■ PROVIDED INFORMATION ■

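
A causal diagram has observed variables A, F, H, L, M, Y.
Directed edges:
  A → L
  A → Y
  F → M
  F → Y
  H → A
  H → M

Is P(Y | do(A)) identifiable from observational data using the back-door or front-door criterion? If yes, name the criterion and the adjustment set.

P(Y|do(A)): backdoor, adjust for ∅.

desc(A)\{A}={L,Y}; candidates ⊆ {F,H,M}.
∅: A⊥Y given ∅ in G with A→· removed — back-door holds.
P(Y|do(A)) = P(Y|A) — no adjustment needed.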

--

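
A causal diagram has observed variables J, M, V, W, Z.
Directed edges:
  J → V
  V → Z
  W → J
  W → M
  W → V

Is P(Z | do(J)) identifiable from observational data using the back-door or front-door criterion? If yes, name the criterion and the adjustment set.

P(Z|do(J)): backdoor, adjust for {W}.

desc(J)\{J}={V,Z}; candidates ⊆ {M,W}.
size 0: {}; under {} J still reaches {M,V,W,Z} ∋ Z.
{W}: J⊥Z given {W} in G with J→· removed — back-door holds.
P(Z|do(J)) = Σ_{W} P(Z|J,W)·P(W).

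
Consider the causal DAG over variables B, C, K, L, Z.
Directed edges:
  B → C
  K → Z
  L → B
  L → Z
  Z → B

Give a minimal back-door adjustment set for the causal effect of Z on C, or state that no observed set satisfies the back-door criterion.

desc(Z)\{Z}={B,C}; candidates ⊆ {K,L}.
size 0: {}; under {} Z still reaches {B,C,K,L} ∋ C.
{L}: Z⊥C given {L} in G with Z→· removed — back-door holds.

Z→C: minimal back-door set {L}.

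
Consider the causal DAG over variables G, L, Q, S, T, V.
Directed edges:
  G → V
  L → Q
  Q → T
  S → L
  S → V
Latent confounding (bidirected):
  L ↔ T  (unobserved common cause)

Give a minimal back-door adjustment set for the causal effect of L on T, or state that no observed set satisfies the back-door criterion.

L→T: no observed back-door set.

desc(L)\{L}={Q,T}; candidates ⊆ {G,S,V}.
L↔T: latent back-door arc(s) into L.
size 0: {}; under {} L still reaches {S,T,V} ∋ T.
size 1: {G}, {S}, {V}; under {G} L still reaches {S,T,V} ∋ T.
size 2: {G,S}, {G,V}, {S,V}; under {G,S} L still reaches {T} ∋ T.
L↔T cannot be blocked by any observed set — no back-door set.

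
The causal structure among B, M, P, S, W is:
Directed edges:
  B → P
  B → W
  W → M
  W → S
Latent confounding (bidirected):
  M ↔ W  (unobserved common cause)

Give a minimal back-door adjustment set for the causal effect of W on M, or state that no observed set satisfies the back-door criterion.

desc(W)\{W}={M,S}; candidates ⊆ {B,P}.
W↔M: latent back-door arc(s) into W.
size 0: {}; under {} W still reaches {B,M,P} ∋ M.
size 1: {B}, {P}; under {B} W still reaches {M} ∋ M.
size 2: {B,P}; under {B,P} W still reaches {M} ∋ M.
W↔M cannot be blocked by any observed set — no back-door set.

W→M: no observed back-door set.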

■ WORK TO BE COMPLETED ■
Counting only lines that hold "diagram", state how many appear in the records, and give nothing but the number.

■ EXPECTED ANSWER ■
2